Listed entries =>
--

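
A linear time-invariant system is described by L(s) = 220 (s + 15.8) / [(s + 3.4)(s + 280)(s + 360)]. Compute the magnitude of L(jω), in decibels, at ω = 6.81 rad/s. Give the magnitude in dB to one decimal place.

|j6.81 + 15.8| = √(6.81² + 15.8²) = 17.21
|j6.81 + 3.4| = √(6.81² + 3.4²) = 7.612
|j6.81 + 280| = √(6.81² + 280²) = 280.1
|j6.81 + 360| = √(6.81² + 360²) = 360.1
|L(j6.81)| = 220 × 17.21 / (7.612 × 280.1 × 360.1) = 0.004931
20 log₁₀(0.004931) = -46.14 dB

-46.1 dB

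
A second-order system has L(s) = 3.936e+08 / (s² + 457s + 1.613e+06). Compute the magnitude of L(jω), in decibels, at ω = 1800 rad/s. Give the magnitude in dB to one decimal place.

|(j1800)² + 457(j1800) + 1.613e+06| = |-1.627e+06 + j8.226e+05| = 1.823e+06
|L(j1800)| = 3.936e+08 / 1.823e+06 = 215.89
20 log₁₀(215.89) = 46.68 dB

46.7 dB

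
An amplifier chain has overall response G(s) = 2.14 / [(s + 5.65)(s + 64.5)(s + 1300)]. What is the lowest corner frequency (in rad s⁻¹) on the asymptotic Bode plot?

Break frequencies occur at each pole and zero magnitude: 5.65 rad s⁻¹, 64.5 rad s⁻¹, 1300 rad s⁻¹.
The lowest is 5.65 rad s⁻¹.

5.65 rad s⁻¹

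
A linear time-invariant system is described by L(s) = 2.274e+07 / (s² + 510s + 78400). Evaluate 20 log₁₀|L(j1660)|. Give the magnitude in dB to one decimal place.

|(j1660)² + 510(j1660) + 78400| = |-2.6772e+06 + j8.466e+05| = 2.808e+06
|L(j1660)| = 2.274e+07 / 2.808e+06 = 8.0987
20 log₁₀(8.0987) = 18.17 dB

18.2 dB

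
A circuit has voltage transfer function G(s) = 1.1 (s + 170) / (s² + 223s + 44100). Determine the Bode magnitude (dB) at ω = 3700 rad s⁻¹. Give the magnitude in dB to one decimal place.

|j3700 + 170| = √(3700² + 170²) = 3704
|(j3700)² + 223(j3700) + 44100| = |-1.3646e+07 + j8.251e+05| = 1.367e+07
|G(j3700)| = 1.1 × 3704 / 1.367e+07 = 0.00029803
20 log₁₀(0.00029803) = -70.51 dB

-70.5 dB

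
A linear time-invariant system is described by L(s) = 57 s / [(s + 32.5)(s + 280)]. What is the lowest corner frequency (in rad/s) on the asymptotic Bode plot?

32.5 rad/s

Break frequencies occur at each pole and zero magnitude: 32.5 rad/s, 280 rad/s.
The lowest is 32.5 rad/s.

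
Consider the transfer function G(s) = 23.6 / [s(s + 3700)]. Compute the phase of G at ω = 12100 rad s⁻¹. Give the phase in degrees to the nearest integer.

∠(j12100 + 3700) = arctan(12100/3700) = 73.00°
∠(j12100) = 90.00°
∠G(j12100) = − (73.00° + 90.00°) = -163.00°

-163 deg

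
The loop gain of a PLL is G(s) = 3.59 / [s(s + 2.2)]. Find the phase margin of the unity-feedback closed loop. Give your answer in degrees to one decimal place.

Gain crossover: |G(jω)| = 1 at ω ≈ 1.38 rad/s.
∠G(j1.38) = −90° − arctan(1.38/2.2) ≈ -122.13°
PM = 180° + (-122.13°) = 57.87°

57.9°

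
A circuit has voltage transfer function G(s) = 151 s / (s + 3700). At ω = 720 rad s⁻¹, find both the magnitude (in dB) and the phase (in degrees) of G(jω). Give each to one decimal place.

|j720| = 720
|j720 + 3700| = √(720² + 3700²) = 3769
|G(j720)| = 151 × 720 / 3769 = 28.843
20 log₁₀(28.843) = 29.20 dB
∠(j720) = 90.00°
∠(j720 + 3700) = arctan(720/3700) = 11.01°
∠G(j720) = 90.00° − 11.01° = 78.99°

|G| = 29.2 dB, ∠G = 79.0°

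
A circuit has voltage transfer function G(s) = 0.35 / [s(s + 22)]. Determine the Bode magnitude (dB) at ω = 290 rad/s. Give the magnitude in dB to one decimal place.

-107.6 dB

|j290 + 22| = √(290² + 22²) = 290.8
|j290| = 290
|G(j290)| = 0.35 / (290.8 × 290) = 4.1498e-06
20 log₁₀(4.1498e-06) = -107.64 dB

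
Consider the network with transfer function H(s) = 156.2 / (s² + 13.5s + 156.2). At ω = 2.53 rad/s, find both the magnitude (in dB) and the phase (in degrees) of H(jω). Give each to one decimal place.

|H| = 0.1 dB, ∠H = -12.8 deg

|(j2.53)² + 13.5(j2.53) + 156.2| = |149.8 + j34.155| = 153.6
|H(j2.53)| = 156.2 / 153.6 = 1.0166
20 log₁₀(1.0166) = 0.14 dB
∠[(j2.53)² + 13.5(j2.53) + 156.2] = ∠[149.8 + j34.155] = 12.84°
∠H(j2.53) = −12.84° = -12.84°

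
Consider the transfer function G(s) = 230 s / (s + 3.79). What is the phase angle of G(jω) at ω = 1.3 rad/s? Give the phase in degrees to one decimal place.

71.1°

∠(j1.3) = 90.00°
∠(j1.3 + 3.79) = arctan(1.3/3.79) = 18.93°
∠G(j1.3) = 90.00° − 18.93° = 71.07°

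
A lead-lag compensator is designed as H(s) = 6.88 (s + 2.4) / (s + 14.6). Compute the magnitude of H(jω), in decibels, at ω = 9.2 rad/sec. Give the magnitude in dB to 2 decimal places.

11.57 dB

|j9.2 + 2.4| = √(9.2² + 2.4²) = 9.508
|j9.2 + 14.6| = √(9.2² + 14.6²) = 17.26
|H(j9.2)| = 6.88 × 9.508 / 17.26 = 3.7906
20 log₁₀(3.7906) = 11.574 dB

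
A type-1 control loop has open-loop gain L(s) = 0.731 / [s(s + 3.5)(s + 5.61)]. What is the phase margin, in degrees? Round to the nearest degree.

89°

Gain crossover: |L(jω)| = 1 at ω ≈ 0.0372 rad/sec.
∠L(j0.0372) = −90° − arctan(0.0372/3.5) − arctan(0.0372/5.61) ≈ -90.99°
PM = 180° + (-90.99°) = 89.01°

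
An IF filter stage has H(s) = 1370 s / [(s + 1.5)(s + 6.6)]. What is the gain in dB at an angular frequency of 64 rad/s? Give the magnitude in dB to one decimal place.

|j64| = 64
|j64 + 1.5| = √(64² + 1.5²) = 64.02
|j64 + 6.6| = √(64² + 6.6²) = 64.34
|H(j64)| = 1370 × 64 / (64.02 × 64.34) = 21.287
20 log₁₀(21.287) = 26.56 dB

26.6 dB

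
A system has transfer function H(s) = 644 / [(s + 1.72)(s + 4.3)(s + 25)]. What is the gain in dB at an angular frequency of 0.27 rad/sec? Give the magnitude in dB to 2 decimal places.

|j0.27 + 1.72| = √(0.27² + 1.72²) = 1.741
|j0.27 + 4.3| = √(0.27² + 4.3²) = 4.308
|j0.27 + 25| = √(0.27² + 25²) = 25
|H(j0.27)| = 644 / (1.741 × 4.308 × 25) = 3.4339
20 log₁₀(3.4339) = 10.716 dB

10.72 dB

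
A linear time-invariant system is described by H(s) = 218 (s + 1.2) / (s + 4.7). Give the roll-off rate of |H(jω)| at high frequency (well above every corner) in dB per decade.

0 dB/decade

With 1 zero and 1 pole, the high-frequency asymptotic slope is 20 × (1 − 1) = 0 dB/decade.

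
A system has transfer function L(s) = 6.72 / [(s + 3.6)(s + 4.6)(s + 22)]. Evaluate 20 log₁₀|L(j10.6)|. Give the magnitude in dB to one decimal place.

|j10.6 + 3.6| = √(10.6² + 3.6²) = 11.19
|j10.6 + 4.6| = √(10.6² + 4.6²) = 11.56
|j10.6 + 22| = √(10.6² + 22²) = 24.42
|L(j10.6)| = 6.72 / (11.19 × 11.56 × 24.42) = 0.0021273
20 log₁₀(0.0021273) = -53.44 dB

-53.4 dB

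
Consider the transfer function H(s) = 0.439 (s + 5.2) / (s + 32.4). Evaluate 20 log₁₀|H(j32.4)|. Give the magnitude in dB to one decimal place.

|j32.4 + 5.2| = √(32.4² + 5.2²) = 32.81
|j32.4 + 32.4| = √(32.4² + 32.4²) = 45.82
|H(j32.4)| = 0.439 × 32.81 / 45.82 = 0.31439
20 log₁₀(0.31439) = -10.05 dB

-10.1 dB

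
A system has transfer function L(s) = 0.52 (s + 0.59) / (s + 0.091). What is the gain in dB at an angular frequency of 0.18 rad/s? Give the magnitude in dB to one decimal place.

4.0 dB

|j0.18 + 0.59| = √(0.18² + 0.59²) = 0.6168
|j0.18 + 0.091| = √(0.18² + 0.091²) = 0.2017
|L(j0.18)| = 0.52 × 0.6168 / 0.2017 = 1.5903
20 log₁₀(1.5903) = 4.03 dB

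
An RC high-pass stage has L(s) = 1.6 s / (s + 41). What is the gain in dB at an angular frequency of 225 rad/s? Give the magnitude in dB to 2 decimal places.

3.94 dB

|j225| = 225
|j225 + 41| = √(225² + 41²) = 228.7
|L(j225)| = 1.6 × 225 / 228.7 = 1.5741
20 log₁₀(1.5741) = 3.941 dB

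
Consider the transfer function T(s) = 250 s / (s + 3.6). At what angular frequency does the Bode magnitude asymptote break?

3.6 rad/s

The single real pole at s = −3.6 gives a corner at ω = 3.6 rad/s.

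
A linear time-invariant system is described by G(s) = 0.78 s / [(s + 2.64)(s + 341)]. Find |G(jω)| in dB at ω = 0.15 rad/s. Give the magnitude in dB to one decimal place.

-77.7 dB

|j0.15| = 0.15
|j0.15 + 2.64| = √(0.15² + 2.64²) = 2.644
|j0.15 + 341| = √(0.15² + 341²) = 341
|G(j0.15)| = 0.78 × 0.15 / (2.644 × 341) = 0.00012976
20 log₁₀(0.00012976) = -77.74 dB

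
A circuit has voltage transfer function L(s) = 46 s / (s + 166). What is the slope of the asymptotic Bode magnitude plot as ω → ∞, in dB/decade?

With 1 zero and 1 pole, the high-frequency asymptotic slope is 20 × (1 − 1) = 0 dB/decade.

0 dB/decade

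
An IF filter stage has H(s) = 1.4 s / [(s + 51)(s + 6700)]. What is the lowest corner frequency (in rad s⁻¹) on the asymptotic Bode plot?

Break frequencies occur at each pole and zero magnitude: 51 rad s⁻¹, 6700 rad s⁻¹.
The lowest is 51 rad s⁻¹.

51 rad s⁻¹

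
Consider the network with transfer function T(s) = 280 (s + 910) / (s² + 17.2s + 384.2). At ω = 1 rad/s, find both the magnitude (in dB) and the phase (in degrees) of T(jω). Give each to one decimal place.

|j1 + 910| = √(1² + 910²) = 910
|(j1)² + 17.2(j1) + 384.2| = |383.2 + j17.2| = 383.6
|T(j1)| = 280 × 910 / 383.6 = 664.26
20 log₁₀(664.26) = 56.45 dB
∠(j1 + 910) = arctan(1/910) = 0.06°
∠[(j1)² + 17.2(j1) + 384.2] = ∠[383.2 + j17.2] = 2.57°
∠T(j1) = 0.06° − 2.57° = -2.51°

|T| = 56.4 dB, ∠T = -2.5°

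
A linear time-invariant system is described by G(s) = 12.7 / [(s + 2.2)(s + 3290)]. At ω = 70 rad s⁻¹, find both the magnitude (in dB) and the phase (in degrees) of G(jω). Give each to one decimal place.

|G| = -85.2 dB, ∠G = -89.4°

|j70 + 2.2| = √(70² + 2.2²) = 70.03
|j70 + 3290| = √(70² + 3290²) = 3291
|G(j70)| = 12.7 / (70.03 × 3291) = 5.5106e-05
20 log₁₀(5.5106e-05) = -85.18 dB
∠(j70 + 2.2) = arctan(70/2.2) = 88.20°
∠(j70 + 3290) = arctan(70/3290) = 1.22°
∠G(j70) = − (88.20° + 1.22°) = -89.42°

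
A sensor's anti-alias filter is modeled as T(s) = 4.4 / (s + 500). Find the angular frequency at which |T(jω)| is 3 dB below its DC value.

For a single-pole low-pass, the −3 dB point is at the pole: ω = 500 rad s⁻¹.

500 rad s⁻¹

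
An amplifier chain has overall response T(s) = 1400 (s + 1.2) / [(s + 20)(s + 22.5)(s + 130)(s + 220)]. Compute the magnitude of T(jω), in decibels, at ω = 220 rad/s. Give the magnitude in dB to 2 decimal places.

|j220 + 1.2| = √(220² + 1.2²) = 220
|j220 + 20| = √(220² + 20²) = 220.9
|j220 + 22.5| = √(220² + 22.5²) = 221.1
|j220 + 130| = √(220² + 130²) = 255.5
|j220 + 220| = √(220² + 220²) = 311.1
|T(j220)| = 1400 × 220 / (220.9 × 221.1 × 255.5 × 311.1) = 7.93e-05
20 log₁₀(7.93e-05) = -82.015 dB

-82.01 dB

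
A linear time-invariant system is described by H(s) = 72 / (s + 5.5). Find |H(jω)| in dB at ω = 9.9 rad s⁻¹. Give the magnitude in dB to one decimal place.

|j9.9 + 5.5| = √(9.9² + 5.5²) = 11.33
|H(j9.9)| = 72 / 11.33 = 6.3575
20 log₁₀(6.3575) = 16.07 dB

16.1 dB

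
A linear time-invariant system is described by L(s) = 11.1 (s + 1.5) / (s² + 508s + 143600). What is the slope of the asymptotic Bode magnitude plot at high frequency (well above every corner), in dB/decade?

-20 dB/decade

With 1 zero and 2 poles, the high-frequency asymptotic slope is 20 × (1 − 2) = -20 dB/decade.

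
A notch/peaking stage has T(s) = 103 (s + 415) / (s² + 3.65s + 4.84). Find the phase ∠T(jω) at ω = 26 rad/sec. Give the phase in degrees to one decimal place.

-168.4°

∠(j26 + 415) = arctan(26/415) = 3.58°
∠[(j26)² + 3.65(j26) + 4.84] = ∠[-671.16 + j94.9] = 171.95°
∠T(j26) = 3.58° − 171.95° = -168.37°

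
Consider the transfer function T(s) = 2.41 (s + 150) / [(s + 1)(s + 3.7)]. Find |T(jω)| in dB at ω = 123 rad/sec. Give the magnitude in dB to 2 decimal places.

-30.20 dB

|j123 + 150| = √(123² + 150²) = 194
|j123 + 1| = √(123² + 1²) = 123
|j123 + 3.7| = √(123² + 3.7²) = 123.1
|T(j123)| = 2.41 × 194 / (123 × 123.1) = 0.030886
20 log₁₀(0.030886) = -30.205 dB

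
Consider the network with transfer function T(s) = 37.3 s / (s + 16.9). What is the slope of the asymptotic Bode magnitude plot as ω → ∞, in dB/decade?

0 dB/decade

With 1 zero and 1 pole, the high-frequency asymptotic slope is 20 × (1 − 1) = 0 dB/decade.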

--

Exercise objective =>
Go back to the data above and please quote exactly, and only, the lines from the line with "Consider the transfer function T(s) = 2.41" through its last line.

Result for this exercise =>
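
Consider the transfer function T(s) = 2.41 (s + 150) / [(s + 1)(s + 3.7)]. Find |T(jω)| in dB at ω = 123 rad/sec. Give the magnitude in dB to 2 decimal places.

-30.20 dB

|j123 + 150| = √(123² + 150²) = 194
|j123 + 1| = √(123² + 1²) = 123
|j123 + 3.7| = √(123² + 3.7²) = 123.1
|T(j123)| = 2.41 × 194 / (123 × 123.1) = 0.030886
20 log₁₀(0.030886) = -30.205 dB

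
Consider the network with transfer function T(s) = 37.3 s / (s + 16.9). What is the slope of the asymptotic Bode magnitude plot as ω → ∞, in dB/decade?

0 dB/decade

With 1 zero and 1 pole, the high-frequency asymptotic slope is 20 × (1 − 1) = 0 dB/decade.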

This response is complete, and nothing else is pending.